What to work on:
Every record shown here must be duplicated without change.

[[ Data supplied open ]]

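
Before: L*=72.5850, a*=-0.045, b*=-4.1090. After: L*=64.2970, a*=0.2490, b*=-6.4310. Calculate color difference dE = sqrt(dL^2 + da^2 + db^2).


dL = -8.2880, da = 0.2940, db = -2.3220
dE = sqrt((-8.2880)^2 + 0.2940^2 + (-2.3220)^2) = 8.6121


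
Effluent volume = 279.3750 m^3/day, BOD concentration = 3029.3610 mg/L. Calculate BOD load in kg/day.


Formula: BOD_load = volume * conc / 1000
Substituting: BOD_load = 279.3750 * 3029.3610 / 1000
Result: 846.3277 kg/day


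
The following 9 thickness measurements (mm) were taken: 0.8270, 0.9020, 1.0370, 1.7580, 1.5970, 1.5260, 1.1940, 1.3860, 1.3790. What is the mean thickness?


Formula: Average = sum / n
Substituting: Average = 11.6060 / 9
Result: 1.2896 mm


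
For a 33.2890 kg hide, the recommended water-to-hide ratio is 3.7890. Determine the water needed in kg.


Formula: Water = hide_weight * ratio
Substituting: Water = 33.2890 * 3.7890
Result: 126.1320 kg


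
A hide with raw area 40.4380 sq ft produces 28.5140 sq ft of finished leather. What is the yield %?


Formula: Yield = finished / raw * 100
Substituting: Yield = 28.5140 / 40.4380 * 100
Result: 70.5129 %


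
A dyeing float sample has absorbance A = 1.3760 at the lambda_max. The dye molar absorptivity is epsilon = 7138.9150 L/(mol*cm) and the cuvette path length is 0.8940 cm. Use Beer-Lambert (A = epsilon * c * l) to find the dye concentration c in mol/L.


Formula: c = A / (epsilon * l)
Substituting: c = 1.3760 / (7138.9150 * 0.8940)
Result: 2.1560e-04 mol/L


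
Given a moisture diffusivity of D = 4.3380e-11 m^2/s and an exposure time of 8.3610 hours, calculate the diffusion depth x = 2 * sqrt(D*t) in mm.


t = 8.3610 hr * 3600 = 30099.6000 s
D * t = 4.3380e-11 * 30099.6000 = 1.3057e-06
x = 2 * sqrt(D*t) = 2 * sqrt(1.3057e-06) = 0.00228536 m = 2.2854 mm


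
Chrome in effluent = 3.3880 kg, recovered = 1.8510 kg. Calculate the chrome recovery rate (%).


Formula: Recovery = recovered / input * 100
Substituting: Recovery = 1.8510 / 3.3880 * 100
Result: 54.6340 %


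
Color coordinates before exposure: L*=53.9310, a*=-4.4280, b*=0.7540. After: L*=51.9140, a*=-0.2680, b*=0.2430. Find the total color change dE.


dL = -2.0170, da = 4.1600, db = -0.5110
dE = sqrt((-2.0170)^2 + 4.1600^2 + (-0.5110)^2) = 4.6513


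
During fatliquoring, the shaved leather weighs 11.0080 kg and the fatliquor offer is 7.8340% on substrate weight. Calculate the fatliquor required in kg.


Formula: Fat = substrate * pct / 100
Substituting: Fat = 11.0080 * 7.8340 / 100
Result: 0.8624 kg


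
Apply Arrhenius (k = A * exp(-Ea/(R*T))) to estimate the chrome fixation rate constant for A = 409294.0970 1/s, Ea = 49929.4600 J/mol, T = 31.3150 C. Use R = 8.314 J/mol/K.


T_K = T_C + 273.15 = 31.3150 + 273.15 = 304.4650 K
exponent = -Ea / (R * T_K) = -49929.4600 / (8.314 * 304.4650) = -19.7247
k = A * exp(exponent) = 409294.0970 * exp(-19.7247) = 0.00111103 1/s


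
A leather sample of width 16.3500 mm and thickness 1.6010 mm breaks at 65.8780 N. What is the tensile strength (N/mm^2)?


Formula: TS = force / (width * thickness)
Substituting: TS = 65.8780 / (16.3500 * 1.6010)
Result: 2.5167 N/mm^2


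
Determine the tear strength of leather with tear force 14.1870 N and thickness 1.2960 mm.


Formula: Tear strength = force / thickness
Substituting: Tear strength = 14.1870 / 1.2960
Result: 10.9468 N/mm


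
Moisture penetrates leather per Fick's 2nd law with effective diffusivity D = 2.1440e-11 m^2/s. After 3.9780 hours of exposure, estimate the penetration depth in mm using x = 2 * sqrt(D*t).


t = 3.9780 hr * 3600 = 14320.8000 s
D * t = 2.1440e-11 * 14320.8000 = 3.0704e-07
x = 2 * sqrt(D*t) = 2 * sqrt(3.0704e-07) = 0.00110822 m = 1.1082 mm


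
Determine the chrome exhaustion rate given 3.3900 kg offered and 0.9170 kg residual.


Formula: Uptake = (offered - residual) / offered * 100
Substituting: Uptake = (3.3900 - 0.9170) / 3.3900 * 100
Result: 72.9499 %


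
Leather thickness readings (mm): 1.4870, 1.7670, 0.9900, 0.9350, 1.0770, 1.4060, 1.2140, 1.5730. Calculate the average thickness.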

[[ Data supplied closed ]]

Solution to the exercise:
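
Before: L*=72.5850, a*=-0.045, b*=-4.1090. After: L*=64.2970, a*=0.2490, b*=-6.4310. Calculate color difference dE = sqrt(dL^2 + da^2 + db^2).


dL = -8.2880, da = 0.2940, db = -2.3220
dE = sqrt((-8.2880)^2 + 0.2940^2 + (-2.3220)^2) = 8.6121


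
Effluent volume = 279.3750 m^3/day, BOD concentration = 3029.3610 mg/L. Calculate BOD load in kg/day.


Formula: BOD_load = volume * conc / 1000
Substituting: BOD_load = 279.3750 * 3029.3610 / 1000
Result: 846.3277 kg/day


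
The following 9 thickness measurements (mm) were taken: 0.8270, 0.9020, 1.0370, 1.7580, 1.5970, 1.5260, 1.1940, 1.3860, 1.3790. What is the mean thickness?


Formula: Average = sum / n
Substituting: Average = 11.6060 / 9
Result: 1.2896 mm


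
For a 33.2890 kg hide, the recommended water-to-hide ratio is 3.7890. Determine the water needed in kg.


Formula: Water = hide_weight * ratio
Substituting: Water = 33.2890 * 3.7890
Result: 126.1320 kg


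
A hide with raw area 40.4380 sq ft produces 28.5140 sq ft of finished leather. What is the yield %?


Formula: Yield = finished / raw * 100
Substituting: Yield = 28.5140 / 40.4380 * 100
Result: 70.5129 %


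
A dyeing float sample has absorbance A = 1.3760 at the lambda_max. The dye molar absorptivity is epsilon = 7138.9150 L/(mol*cm) and the cuvette path length is 0.8940 cm. Use Beer-Lambert (A = epsilon * c * l) to find the dye concentration c in mol/L.


Formula: c = A / (epsilon * l)
Substituting: c = 1.3760 / (7138.9150 * 0.8940)
Result: 2.1560e-04 mol/L


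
Given a moisture diffusivity of D = 4.3380e-11 m^2/s and an exposure time of 8.3610 hours, calculate the diffusion depth x = 2 * sqrt(D*t) in mm.


t = 8.3610 hr * 3600 = 30099.6000 s
D * t = 4.3380e-11 * 30099.6000 = 1.3057e-06
x = 2 * sqrt(D*t) = 2 * sqrt(1.3057e-06) = 0.00228536 m = 2.2854 mm


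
Chrome in effluent = 3.3880 kg, recovered = 1.8510 kg. Calculate the chrome recovery rate (%).


Formula: Recovery = recovered / input * 100
Substituting: Recovery = 1.8510 / 3.3880 * 100
Result: 54.6340 %


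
Color coordinates before exposure: L*=53.9310, a*=-4.4280, b*=0.7540. After: L*=51.9140, a*=-0.2680, b*=0.2430. Find the total color change dE.


dL = -2.0170, da = 4.1600, db = -0.5110
dE = sqrt((-2.0170)^2 + 4.1600^2 + (-0.5110)^2) = 4.6513


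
During fatliquoring, the shaved leather weighs 11.0080 kg and the fatliquor offer is 7.8340% on substrate weight. Calculate the fatliquor required in kg.


Formula: Fat = substrate * pct / 100
Substituting: Fat = 11.0080 * 7.8340 / 100
Result: 0.8624 kg


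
Apply Arrhenius (k = A * exp(-Ea/(R*T))) to estimate the chrome fixation rate constant for A = 409294.0970 1/s, Ea = 49929.4600 J/mol, T = 31.3150 C. Use R = 8.314 J/mol/K.


T_K = T_C + 273.15 = 31.3150 + 273.15 = 304.4650 K
exponent = -Ea / (R * T_K) = -49929.4600 / (8.314 * 304.4650) = -19.7247
k = A * exp(exponent) = 409294.0970 * exp(-19.7247) = 0.00111103 1/s


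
A leather sample of width 16.3500 mm and thickness 1.6010 mm breaks at 65.8780 N. What is the tensile strength (N/mm^2)?


Formula: TS = force / (width * thickness)
Substituting: TS = 65.8780 / (16.3500 * 1.6010)
Result: 2.5167 N/mm^2


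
Determine the tear strength of leather with tear force 14.1870 N and thickness 1.2960 mm.


Formula: Tear strength = force / thickness
Substituting: Tear strength = 14.1870 / 1.2960
Result: 10.9468 N/mm


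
Moisture penetrates leather per Fick's 2nd law with effective diffusivity D = 2.1440e-11 m^2/s. After 3.9780 hours of exposure, estimate the penetration depth in mm using x = 2 * sqrt(D*t).


t = 3.9780 hr * 3600 = 14320.8000 s
D * t = 2.1440e-11 * 14320.8000 = 3.0704e-07
x = 2 * sqrt(D*t) = 2 * sqrt(3.0704e-07) = 0.00110822 m = 1.1082 mm


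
Determine the chrome exhaustion rate given 3.3900 kg offered and 0.9170 kg residual.


Formula: Uptake = (offered - residual) / offered * 100
Substituting: Uptake = (3.3900 - 0.9170) / 3.3900 * 100
Result: 72.9499 %


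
Leather thickness readings (mm): 1.4870, 1.7670, 0.9900, 0.9350, 1.0770, 1.4060, 1.2140, 1.5730. Calculate the average thickness.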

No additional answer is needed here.